Directions for this task: Could you write out, word for word, only the lines from the one containing "Give an ε-δ" through the last line of the data below?

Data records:

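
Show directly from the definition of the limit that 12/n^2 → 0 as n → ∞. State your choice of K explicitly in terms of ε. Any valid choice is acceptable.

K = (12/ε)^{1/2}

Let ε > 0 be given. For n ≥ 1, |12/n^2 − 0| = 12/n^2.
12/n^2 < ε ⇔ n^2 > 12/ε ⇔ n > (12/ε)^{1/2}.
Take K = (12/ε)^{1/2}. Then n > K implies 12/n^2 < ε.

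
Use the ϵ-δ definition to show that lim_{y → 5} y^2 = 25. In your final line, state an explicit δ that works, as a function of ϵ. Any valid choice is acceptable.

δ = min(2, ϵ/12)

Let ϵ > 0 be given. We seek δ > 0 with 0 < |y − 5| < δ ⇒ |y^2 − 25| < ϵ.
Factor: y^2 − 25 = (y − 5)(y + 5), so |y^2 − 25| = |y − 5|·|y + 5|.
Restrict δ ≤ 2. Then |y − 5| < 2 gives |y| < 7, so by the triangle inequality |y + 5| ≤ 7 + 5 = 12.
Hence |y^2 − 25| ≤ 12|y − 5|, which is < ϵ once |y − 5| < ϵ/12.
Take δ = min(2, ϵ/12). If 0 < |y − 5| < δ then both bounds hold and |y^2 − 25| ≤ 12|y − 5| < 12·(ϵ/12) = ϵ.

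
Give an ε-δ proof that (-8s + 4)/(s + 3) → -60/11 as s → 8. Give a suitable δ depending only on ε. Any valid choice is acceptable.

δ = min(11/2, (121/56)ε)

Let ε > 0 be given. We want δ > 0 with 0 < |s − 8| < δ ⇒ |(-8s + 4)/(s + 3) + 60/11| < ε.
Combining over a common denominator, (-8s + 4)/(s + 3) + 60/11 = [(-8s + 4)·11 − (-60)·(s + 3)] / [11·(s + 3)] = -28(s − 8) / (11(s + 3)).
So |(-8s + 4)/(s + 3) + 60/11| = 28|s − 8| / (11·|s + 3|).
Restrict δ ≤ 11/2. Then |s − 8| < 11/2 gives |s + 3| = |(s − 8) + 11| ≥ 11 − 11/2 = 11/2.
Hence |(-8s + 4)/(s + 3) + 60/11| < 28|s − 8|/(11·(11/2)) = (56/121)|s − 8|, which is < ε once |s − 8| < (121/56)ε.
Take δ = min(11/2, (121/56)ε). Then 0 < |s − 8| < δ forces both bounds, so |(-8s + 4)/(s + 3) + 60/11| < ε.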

Solution for this problem:
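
Give an ε-δ proof that (-8s + 4)/(s + 3) → -60/11 as s → 8. Give a suitable δ depending only on ε. Any valid choice is acceptable.

δ = min(11/2, (121/56)ε)

Let ε > 0 be given. We want δ > 0 with 0 < |s − 8| < δ ⇒ |(-8s + 4)/(s + 3) + 60/11| < ε.
Combining over a common denominator, (-8s + 4)/(s + 3) + 60/11 = [(-8s + 4)·11 − (-60)·(s + 3)] / [11·(s + 3)] = -28(s − 8) / (11(s + 3)).
So |(-8s + 4)/(s + 3) + 60/11| = 28|s − 8| / (11·|s + 3|).
Restrict δ ≤ 11/2. Then |s − 8| < 11/2 gives |s + 3| = |(s − 8) + 11| ≥ 11 − 11/2 = 11/2.
Hence |(-8s + 4)/(s + 3) + 60/11| < 28|s − 8|/(11·(11/2)) = (56/121)|s − 8|, which is < ε once |s − 8| < (121/56)ε.
Take δ = min(11/2, (121/56)ε). Then 0 < |s − 8| < δ forces both bounds, so |(-8s + 4)/(s + 3) + 60/11| < ε.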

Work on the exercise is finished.